### The input
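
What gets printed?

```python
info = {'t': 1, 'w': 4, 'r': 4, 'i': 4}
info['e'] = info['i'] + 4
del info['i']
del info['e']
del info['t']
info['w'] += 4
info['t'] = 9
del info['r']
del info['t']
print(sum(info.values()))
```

info['e'] = info['i']+4 = 8 → {'t': 1, 'w': 4, 'r': 4, 'i': 4, 'e': 8}
del 'i' → {'t': 1, 'w': 4, 'r': 4, 'e': 8}
del 'e' → {'t': 1, 'w': 4, 'r': 4}
del 't' → {'w': 4, 'r': 4}
info['w'] = 4+4 = 8 → {'w': 8, 'r': 4}
info['t'] = 9 → {'w': 8, 'r': 4, 't': 9}
del 'r' → {'w': 8, 't': 9}
del 't' → {'w': 8}
sum of values = 8

8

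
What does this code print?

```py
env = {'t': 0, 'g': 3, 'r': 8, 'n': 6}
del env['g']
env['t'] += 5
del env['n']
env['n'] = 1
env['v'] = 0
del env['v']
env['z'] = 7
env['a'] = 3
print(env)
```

{'t': 5, 'r': 8, 'n': 1, 'z': 7, 'a': 3}

del 'g' → {'t': 0, 'r': 8, 'n': 6}
env['t'] = 0+5 = 5 → {'t': 5, 'r': 8, 'n': 6}
del 'n' → {'t': 5, 'r': 8}
env['n'] = 1 → {'t': 5, 'r': 8, 'n': 1}
env['v'] = 0 → {'t': 5, 'r': 8, 'n': 1, 'v': 0}
del 'v' → {'t': 5, 'r': 8, 'n': 1}
env['z'] = 7 → {'t': 5, 'r': 8, 'n': 1, 'z': 7}
env['a'] = 3 → {'t': 5, 'r': 8, 'n': 1, 'z': 7, 'a': 3}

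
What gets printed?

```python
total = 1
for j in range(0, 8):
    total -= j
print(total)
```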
######
The exact wording of every entry above should be written out again.

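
What gets printed?

```python
info = {'t': 1, 'w': 4, 'r': 4, 'i': 4}
info['e'] = info['i'] + 4
del info['i']
del info['e']
del info['t']
info['w'] += 4
info['t'] = 9
del info['r']
del info['t']
print(sum(info.values()))
```

info['e'] = info['i']+4 = 8 → {'t': 1, 'w': 4, 'r': 4, 'i': 4, 'e': 8}
del 'i' → {'t': 1, 'w': 4, 'r': 4, 'e': 8}
del 'e' → {'t': 1, 'w': 4, 'r': 4}
del 't' → {'w': 4, 'r': 4}
info['w'] = 4+4 = 8 → {'w': 8, 'r': 4}
info['t'] = 9 → {'w': 8, 'r': 4, 't': 9}
del 'r' → {'w': 8, 't': 9}
del 't' → {'w': 8}
sum of values = 8

8

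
What does this code print?

```py
env = {'t': 0, 'g': 3, 'r': 8, 'n': 6}
del env['g']
env['t'] += 5
del env['n']
env['n'] = 1
env['v'] = 0
del env['v']
env['z'] = 7
env['a'] = 3
print(env)
```

{'t': 5, 'r': 8, 'n': 1, 'z': 7, 'a': 3}

del 'g' → {'t': 0, 'r': 8, 'n': 6}
env['t'] = 0+5 = 5 → {'t': 5, 'r': 8, 'n': 6}
del 'n' → {'t': 5, 'r': 8}
env['n'] = 1 → {'t': 5, 'r': 8, 'n': 1}
env['v'] = 0 → {'t': 5, 'r': 8, 'n': 1, 'v': 0}
del 'v' → {'t': 5, 'r': 8, 'n': 1}
env['z'] = 7 → {'t': 5, 'r': 8, 'n': 1, 'z': 7}
env['a'] = 3 → {'t': 5, 'r': 8, 'n': 1, 'z': 7, 'a': 3}

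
What gets printed?

```python
total = 1
for j in range(0, 8):
    total -= j
print(total)
```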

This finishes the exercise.